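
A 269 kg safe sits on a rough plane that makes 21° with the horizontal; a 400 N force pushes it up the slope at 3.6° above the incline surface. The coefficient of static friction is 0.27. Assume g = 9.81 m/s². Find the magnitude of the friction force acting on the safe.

Axes along / perpendicular to the incline. W sin 21° = 945.7 N down-slope; W cos 21° = 2464 N into the surface.
Perpendicular: N = W cos 21° − P sin 3.6° = 2464 − 25.12 = 2438 N.
Along incline: P cos 3.6° + f = W sin 21° (friction acts up-slope) → f = 945.7 − 399.2 = 546.5 N.
|f| = 546.5 N ≤ μN = 658.4 N, so the safe is indeed static.

f ≈ 546 N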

+ + + +

Line by line, retype the entire listing exactly.

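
A 269 kg safe sits on a rough plane that makes 21° with the horizontal; a 400 N force pushes it up the slope at 3.6° above the incline surface. The coefficient of static friction is 0.27. Assume g = 9.81 m/s². Find the magnitude of the friction force acting on the safe.

Axes along / perpendicular to the incline. W sin 21° = 945.7 N down-slope; W cos 21° = 2464 N into the surface.
Perpendicular: N = W cos 21° − P sin 3.6° = 2464 − 25.12 = 2438 N.
Along incline: P cos 3.6° + f = W sin 21° (friction acts up-slope) → f = 945.7 − 399.2 = 546.5 N.
|f| = 546.5 N ≤ μN = 658.4 N, so the safe is indeed static.

f ≈ 546 N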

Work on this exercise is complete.